───── Entries shown ─────
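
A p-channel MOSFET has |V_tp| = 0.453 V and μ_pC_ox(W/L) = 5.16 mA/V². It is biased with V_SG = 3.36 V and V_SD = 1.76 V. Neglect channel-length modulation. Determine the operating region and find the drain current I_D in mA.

V_ov = V_SG − |V_tp| = 3.36 − 0.453 = 2.91 V.
Since V_SD = 1.76 V < V_ov = 2.91 V, the device is in the triode region.
I_D = k_p [V_ov · V_SD − ½ V_SD²] = 5.16 × [2.91 × 1.76 − 0.5 × 1.76²] = 18.4 mA.

Triode; I_D = 18.4 mA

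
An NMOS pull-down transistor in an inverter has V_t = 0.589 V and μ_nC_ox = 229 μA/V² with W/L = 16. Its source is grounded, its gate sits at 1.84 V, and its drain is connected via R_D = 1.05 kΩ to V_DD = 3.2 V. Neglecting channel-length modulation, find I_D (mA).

I_D = 2.36 mA

V_GS = V_G = 1.84 V, so V_ov = 1.84 − 0.589 = 1.25 V.
k_n = μ_nC_ox · (W/L) = 3.664 mA/V².
Assume saturation: I_D = ½ k_n V_ov² = 0.5 × 3.664 × 1.25² = 2.87 mA, giving V_DS = V_DD − I_D R_D = 3.2 − 2.87 × 1.05 = 0.19 V.
But 0.19 V < V_ov = 1.25 V, so the device is actually in triode.
In triode I_D = k_n[V_ov V_DS − ½ V_DS²] and I_D = (V_DD − V_DS)/R_D. Equating: 1.92 V_DS² − 5.813 V_DS + 3.2 = 0, giving V_DS = 0.724 V (the root below V_ov).
I_D = (3.2 − 0.724) / 1.05 = 2.36 mA.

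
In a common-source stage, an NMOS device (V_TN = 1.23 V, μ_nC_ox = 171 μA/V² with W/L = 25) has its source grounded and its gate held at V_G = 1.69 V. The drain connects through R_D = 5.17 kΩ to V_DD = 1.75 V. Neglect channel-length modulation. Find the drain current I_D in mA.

I_D = 0.301 mA

V_GS = V_G = 1.69 V, so V_ov = 1.69 − 1.23 = 0.46 V.
k_n = μ_nC_ox · (W/L) = 4.275 mA/V².
Assume saturation: I_D = ½ k_n V_ov² = 0.5 × 4.275 × 0.46² = 0.452 mA, giving V_DS = V_DD − I_D R_D = 1.75 − 0.452 × 5.17 = -0.588 V.
But -0.588 V < V_ov = 0.46 V, so the device is actually in triode.
In triode I_D = k_n[V_ov V_DS − ½ V_DS²] and I_D = (V_DD − V_DS)/R_D. Equating: 11.1 V_DS² − 11.17 V_DS + 1.75 = 0, giving V_DS = 0.194 V (the root below V_ov).
I_D = (1.75 − 0.194) / 5.17 = 0.301 mA.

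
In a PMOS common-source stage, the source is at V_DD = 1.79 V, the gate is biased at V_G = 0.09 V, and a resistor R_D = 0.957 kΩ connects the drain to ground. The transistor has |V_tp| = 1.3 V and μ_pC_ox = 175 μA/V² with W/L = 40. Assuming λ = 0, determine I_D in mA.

V_SG = V_DD − V_G = 1.79 − 0.09 = 1.7 V, so V_ov = 1.7 − 1.3 = 0.4 V.
k_p = μ_pC_ox · (W/L) = 7 mA/V².
Assume saturation: I_D = ½ k_p V_ov² = 0.5 × 7 × 0.4² = 0.56 mA, giving V_SD = V_DD − I_D R_D = 1.79 − 0.56 × 0.957 = 1.25 V.
V_SD = 1.25 V ≥ V_ov = 0.4 V, confirming saturation.

I_D = 0.560 mA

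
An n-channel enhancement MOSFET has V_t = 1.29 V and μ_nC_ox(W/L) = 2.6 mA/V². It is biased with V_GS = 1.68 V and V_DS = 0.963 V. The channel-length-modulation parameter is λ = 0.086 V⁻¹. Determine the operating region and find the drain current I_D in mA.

V_ov = V_GS − V_t = 1.68 − 1.29 = 0.39 V.
Since V_DS = 0.963 V ≥ V_ov = 0.39 V, the device is in saturation.
I_D = ½ k_n V_ov² (1 + λ V_DS) = 0.5 × 2.6 × 0.39² × (1 + 0.086 × 0.963) = 0.214 mA.

Saturation; I_D = 0.214 mA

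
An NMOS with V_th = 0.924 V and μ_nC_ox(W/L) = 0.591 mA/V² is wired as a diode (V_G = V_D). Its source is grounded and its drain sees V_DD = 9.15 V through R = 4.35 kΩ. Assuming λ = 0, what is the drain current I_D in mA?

With gate tied to drain, V_GS = V_DS ≥ V_GS − V_th, so the device is in saturation.
KCL at the drain: ½ k_n (V_GS − V_th)² = (V_DD − V_GS)/R.
Let x = V_GS − 0.924. Then 1.29 x² + x − 8.226 = 0, giving x = 2.17 V (positive root), so V_GS = 3.09 V.
I_D = (V_DD − V_GS)/R = (9.15 − 3.09) / 4.35 = 1.39 mA.

I_D = 1.39 mA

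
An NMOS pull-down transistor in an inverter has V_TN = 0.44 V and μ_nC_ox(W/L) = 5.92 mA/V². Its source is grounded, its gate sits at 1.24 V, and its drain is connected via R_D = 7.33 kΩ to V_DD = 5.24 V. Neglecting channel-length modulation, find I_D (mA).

I_D = 0.693 mA

V_GS = V_G = 1.24 V, so V_ov = 1.24 − 0.44 = 0.8 V.
Assume saturation: I_D = ½ k_n V_ov² = 0.5 × 5.92 × 0.8² = 1.89 mA, giving V_DS = V_DD − I_D R_D = 5.24 − 1.89 × 7.33 = -8.65 V.
But -8.65 V < V_ov = 0.8 V, so the device is actually in triode.
In triode I_D = k_n[V_ov V_DS − ½ V_DS²] and I_D = (V_DD − V_DS)/R_D. Equating: 21.7 V_DS² − 35.71 V_DS + 5.24 = 0, giving V_DS = 0.163 V (the root below V_ov).
I_D = (5.24 − 0.163) / 7.33 = 0.693 mA.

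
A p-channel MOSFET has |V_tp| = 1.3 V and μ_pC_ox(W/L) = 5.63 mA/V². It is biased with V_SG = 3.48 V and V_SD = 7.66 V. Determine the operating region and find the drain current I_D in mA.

Saturation; I_D = 13.4 mA

V_ov = V_SG − |V_tp| = 3.48 − 1.3 = 2.18 V.
Since V_SD = 7.66 V ≥ V_ov = 2.18 V, the device is in saturation.
I_D = ½ k_p V_ov² = 0.5 × 5.63 × 2.18² = 13.4 mA.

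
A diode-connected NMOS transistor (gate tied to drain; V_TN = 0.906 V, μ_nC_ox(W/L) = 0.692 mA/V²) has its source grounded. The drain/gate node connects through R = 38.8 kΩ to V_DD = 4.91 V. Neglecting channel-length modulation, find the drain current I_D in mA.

I_D = 0.0900 mA

With gate tied to drain, V_GS = V_DS ≥ V_GS − V_TN, so the device is in saturation.
KCL at the drain: ½ k_n (V_GS − V_TN)² = (V_DD − V_GS)/R.
Let x = V_GS − 0.906. Then 13.4 x² + x − 4.004 = 0, giving x = 0.51 V (positive root), so V_GS = 1.42 V.
I_D = (V_DD − V_GS)/R = (4.91 − 1.42) / 38.8 = 0.09 mA.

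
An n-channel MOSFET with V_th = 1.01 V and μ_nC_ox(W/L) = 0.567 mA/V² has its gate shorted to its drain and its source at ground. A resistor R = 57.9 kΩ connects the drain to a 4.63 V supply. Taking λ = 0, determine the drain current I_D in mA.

I_D = 0.0549 mA

With gate tied to drain, V_GS = V_DS ≥ V_GS − V_th, so the device is in saturation.
KCL at the drain: ½ k_n (V_GS − V_th)² = (V_DD − V_GS)/R.
Let x = V_GS − 1.01. Then 16.4 x² + x − 3.62 = 0, giving x = 0.44 V (positive root), so V_GS = 1.45 V.
I_D = (V_DD − V_GS)/R = (4.63 − 1.45) / 57.9 = 0.0549 mA.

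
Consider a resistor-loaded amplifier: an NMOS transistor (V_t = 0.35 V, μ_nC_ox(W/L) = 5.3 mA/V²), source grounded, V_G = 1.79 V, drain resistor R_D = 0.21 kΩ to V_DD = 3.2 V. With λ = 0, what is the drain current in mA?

I_D = 5.50 mA

V_GS = V_G = 1.79 V, so V_ov = 1.79 − 0.35 = 1.44 V.
Assume saturation: I_D = ½ k_n V_ov² = 0.5 × 5.3 × 1.44² = 5.5 mA, giving V_DS = V_DD − I_D R_D = 3.2 − 5.5 × 0.21 = 2.05 V.
V_DS = 2.05 V ≥ V_ov = 1.44 V, confirming saturation.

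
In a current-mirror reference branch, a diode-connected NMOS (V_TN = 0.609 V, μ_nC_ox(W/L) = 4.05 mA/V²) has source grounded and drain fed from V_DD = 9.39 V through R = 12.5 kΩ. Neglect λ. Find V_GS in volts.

V_GS = 1.18 V

With gate tied to drain, V_GS = V_DS ≥ V_GS − V_TN, so the device is in saturation.
KCL at the drain: ½ k_n (V_GS − V_TN)² = (V_DD − V_GS)/R.
Let x = V_GS − 0.609. Then 25.3 x² + x − 8.781 = 0, giving x = 0.57 V (positive root), so V_GS = 1.18 V.
I_D = (V_DD − V_GS)/R = (9.39 − 1.18) / 12.5 = 0.657 mA.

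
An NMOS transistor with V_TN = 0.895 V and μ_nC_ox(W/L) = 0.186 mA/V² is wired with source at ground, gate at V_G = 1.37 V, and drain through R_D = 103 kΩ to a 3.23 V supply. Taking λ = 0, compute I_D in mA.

V_GS = V_G = 1.37 V, so V_ov = 1.37 − 0.895 = 0.475 V.
Assume saturation: I_D = ½ k_n V_ov² = 0.5 × 0.186 × 0.475² = 0.021 mA, giving V_DS = V_DD − I_D R_D = 3.23 − 0.021 × 103 = 1.07 V.
V_DS = 1.07 V ≥ V_ov = 0.475 V, confirming saturation.

I_D = 0.0210 mA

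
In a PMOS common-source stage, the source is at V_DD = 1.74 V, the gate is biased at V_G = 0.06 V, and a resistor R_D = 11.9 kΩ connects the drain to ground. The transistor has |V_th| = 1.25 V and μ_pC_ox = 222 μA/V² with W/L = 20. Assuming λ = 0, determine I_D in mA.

I_D = 0.139 mA

V_SG = V_DD − V_G = 1.74 − 0.06 = 1.68 V, so V_ov = 1.68 − 1.25 = 0.43 V.
k_p = μ_pC_ox · (W/L) = 4.44 mA/V².
Assume saturation: I_D = ½ k_p V_ov² = 0.5 × 4.44 × 0.43² = 0.41 mA, giving V_SD = V_DD − I_D R_D = 1.74 − 0.41 × 11.9 = -3.14 V.
But -3.14 V < V_ov = 0.43 V, so the device is actually in triode.
In triode I_D = k_p[V_ov V_SD − ½ V_SD²] and I_D = (V_DD − V_SD)/R_D. Equating: 26.4 V_SD² − 23.72 V_SD + 1.74 = 0, giving V_SD = 0.0806 V (the root below V_ov).
I_D = (1.74 − 0.0806) / 11.9 = 0.139 mA.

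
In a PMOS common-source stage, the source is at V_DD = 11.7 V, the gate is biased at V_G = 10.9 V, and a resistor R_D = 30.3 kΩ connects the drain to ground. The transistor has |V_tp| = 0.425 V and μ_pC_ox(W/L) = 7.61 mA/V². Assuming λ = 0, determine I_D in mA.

V_SG = V_DD − V_G = 11.7 − 10.9 = 0.8 V, so V_ov = 0.8 − 0.425 = 0.375 V.
Assume saturation: I_D = ½ k_p V_ov² = 0.5 × 7.61 × 0.375² = 0.535 mA, giving V_SD = V_DD − I_D R_D = 11.7 − 0.535 × 30.3 = -4.51 V.
But -4.51 V < V_ov = 0.375 V, so the device is actually in triode.
In triode I_D = k_p[V_ov V_SD − ½ V_SD²] and I_D = (V_DD − V_SD)/R_D. Equating: 115 V_SD² − 87.47 V_SD + 11.7 = 0, giving V_SD = 0.173 V (the root below V_ov).
I_D = (11.7 − 0.173) / 30.3 = 0.38 mA.

I_D = 0.380 mA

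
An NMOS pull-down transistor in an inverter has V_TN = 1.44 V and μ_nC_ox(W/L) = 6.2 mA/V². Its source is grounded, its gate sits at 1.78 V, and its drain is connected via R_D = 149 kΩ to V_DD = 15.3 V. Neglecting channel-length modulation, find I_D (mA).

V_GS = V_G = 1.78 V, so V_ov = 1.78 − 1.44 = 0.34 V.
Assume saturation: I_D = ½ k_n V_ov² = 0.5 × 6.2 × 0.34² = 0.358 mA, giving V_DS = V_DD − I_D R_D = 15.3 − 0.358 × 149 = -38.1 V.
But -38.1 V < V_ov = 0.34 V, so the device is actually in triode.
In triode I_D = k_n[V_ov V_DS − ½ V_DS²] and I_D = (V_DD − V_DS)/R_D. Equating: 462 V_DS² − 315.1 V_DS + 15.3 = 0, giving V_DS = 0.0526 V (the root below V_ov).
I_D = (15.3 − 0.0526) / 149 = 0.102 mA.

I_D = 0.102 mA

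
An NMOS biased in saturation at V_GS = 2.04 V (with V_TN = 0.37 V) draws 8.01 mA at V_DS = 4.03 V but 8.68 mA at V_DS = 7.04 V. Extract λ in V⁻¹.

With V_GS fixed, I_D ∝ (1 + λ V_DS) in saturation, so I_D2/I_D1 = (1 + λ V_DS2)/(1 + λ V_DS1).
8.68/8.01 = 1.084 = (1 + 7.04 λ)/(1 + 4.03 λ).
Solving: λ (I_D1 V_DS2 − I_D2 V_DS1) = I_D2 − I_D1, so λ = (8.68 − 8.01) / (8.01 × 7.04 − 8.68 × 4.03) = 0.67 / 21.4 = 0.0313 V⁻¹.

λ = 0.0313 V⁻¹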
─────
Problem details: Could you output the lines above, exactly as written, from the one containing "An NMOS biased" through the last, with both ends included and no others?

Exercise response:
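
An NMOS biased in saturation at V_GS = 2.04 V (with V_TN = 0.37 V) draws 8.01 mA at V_DS = 4.03 V but 8.68 mA at V_DS = 7.04 V. Extract λ in V⁻¹.

With V_GS fixed, I_D ∝ (1 + λ V_DS) in saturation, so I_D2/I_D1 = (1 + λ V_DS2)/(1 + λ V_DS1).
8.68/8.01 = 1.084 = (1 + 7.04 λ)/(1 + 4.03 λ).
Solving: λ (I_D1 V_DS2 − I_D2 V_DS1) = I_D2 − I_D1, so λ = (8.68 − 8.01) / (8.01 × 7.04 − 8.68 × 4.03) = 0.67 / 21.4 = 0.0313 V⁻¹.

λ = 0.0313 V⁻¹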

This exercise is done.